* What you have to do *
A line-by-line copy of the material below is required.

§

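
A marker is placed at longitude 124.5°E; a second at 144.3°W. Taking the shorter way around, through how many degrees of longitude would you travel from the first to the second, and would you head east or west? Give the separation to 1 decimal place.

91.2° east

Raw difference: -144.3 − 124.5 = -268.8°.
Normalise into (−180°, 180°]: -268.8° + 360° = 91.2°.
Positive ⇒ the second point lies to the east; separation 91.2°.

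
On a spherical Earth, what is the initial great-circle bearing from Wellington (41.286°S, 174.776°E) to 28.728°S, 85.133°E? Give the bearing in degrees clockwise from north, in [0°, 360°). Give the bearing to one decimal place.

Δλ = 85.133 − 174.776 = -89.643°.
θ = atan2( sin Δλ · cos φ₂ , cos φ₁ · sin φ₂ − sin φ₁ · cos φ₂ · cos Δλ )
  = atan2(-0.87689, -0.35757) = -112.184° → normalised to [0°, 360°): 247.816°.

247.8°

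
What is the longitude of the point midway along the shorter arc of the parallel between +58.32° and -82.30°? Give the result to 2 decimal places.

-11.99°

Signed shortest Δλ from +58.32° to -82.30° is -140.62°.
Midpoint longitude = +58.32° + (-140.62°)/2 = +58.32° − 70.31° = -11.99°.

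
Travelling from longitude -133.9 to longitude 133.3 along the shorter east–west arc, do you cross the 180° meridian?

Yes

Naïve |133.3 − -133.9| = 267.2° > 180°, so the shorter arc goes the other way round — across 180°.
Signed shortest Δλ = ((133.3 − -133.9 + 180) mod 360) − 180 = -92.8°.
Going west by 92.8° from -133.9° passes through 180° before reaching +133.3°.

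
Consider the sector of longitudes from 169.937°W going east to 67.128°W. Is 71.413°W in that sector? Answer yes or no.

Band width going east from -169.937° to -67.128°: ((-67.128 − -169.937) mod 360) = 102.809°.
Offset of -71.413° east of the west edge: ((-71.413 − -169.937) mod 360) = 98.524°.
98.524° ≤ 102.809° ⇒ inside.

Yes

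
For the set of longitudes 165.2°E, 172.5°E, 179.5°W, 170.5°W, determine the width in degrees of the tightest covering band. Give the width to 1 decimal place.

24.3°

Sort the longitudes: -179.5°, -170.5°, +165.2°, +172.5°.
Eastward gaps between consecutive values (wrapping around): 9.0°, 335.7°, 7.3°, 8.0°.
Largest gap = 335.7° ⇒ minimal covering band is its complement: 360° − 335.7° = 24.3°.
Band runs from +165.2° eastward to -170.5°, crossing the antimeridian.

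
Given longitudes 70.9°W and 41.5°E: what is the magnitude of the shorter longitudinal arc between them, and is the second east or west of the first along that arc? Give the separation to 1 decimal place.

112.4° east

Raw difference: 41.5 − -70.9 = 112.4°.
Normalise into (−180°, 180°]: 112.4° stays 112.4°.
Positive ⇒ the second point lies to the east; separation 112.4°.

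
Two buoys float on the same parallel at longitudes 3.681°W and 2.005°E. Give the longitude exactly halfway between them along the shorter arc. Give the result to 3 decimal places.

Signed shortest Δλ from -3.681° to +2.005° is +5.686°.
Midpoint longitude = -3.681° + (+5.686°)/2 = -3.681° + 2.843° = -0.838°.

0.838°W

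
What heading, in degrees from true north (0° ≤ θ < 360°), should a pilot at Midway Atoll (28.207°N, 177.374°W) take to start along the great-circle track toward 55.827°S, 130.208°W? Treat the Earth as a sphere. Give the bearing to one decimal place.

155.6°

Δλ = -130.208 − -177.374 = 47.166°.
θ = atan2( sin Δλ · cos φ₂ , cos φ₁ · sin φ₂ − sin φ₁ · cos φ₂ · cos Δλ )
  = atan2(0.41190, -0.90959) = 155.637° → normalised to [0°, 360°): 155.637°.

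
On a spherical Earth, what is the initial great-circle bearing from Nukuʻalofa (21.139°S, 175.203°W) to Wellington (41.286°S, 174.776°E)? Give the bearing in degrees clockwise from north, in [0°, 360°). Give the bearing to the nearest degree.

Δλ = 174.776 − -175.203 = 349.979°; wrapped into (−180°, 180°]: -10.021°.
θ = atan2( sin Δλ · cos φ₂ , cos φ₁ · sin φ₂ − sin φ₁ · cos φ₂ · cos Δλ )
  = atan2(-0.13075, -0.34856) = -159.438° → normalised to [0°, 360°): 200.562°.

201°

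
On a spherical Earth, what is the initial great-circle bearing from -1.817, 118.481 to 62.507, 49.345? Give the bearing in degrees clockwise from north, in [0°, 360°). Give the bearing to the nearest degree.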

§

* Output for this task *
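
A marker is placed at longitude 124.5°E; a second at 144.3°W. Taking the shorter way around, through how many degrees of longitude would you travel from the first to the second, and would you head east or west? Give the separation to 1 decimal place.

91.2° east

Raw difference: -144.3 − 124.5 = -268.8°.
Normalise into (−180°, 180°]: -268.8° + 360° = 91.2°.
Positive ⇒ the second point lies to the east; separation 91.2°.

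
On a spherical Earth, what is the initial great-circle bearing from Wellington (41.286°S, 174.776°E) to 28.728°S, 85.133°E? Give the bearing in degrees clockwise from north, in [0°, 360°). Give the bearing to one decimal place.

Δλ = 85.133 − 174.776 = -89.643°.
θ = atan2( sin Δλ · cos φ₂ , cos φ₁ · sin φ₂ − sin φ₁ · cos φ₂ · cos Δλ )
  = atan2(-0.87689, -0.35757) = -112.184° → normalised to [0°, 360°): 247.816°.

247.8°

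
What is the longitude of the point midway along the shorter arc of the parallel between +58.32° and -82.30°? Give the result to 2 decimal places.

-11.99°

Signed shortest Δλ from +58.32° to -82.30° is -140.62°.
Midpoint longitude = +58.32° + (-140.62°)/2 = +58.32° − 70.31° = -11.99°.

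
Travelling from longitude -133.9 to longitude 133.3 along the shorter east–west arc, do you cross the 180° meridian?

Yes

Naïve |133.3 − -133.9| = 267.2° > 180°, so the shorter arc goes the other way round — across 180°.
Signed shortest Δλ = ((133.3 − -133.9 + 180) mod 360) − 180 = -92.8°.
Going west by 92.8° from -133.9° passes through 180° before reaching +133.3°.

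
Consider the sector of longitudes from 169.937°W going east to 67.128°W. Is 71.413°W in that sector? Answer yes or no.

Band width going east from -169.937° to -67.128°: ((-67.128 − -169.937) mod 360) = 102.809°.
Offset of -71.413° east of the west edge: ((-71.413 − -169.937) mod 360) = 98.524°.
98.524° ≤ 102.809° ⇒ inside.

Yes

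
For the set of longitudes 165.2°E, 172.5°E, 179.5°W, 170.5°W, determine the width in degrees of the tightest covering band. Give the width to 1 decimal place.

24.3°

Sort the longitudes: -179.5°, -170.5°, +165.2°, +172.5°.
Eastward gaps between consecutive values (wrapping around): 9.0°, 335.7°, 7.3°, 8.0°.
Largest gap = 335.7° ⇒ minimal covering band is its complement: 360° − 335.7° = 24.3°.
Band runs from +165.2° eastward to -170.5°, crossing the antimeridian.

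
Given longitudes 70.9°W and 41.5°E: what is the magnitude of the shorter longitudinal arc between them, and is the second east or west of the first along that arc? Give the separation to 1 decimal place.

112.4° east

Raw difference: 41.5 − -70.9 = 112.4°.
Normalise into (−180°, 180°]: 112.4° stays 112.4°.
Positive ⇒ the second point lies to the east; separation 112.4°.

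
Two buoys float on the same parallel at longitudes 3.681°W and 2.005°E. Give the longitude exactly halfway between them along the shorter arc. Give the result to 3 decimal places.

Signed shortest Δλ from -3.681° to +2.005° is +5.686°.
Midpoint longitude = -3.681° + (+5.686°)/2 = -3.681° + 2.843° = -0.838°.

0.838°W

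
What heading, in degrees from true north (0° ≤ θ < 360°), should a pilot at Midway Atoll (28.207°N, 177.374°W) take to start along the great-circle track toward 55.827°S, 130.208°W? Treat the Earth as a sphere. Give the bearing to one decimal place.

155.6°

Δλ = -130.208 − -177.374 = 47.166°.
θ = atan2( sin Δλ · cos φ₂ , cos φ₁ · sin φ₂ − sin φ₁ · cos φ₂ · cos Δλ )
  = atan2(0.41190, -0.90959) = 155.637° → normalised to [0°, 360°): 155.637°.

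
On a spherical Earth, what is the initial great-circle bearing from Nukuʻalofa (21.139°S, 175.203°W) to Wellington (41.286°S, 174.776°E)? Give the bearing in degrees clockwise from north, in [0°, 360°). Give the bearing to the nearest degree.

Δλ = 174.776 − -175.203 = 349.979°; wrapped into (−180°, 180°]: -10.021°.
θ = atan2( sin Δλ · cos φ₂ , cos φ₁ · sin φ₂ − sin φ₁ · cos φ₂ · cos Δλ )
  = atan2(-0.13075, -0.34856) = -159.438° → normalised to [0°, 360°): 200.562°.

201°

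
On a spherical Earth, what is the initial great-circle bearing from -1.817, 118.481 to 62.507, 49.345? Give the bearing in degrees clockwise from north, in [0°, 360°). Give the bearing to the nearest degree.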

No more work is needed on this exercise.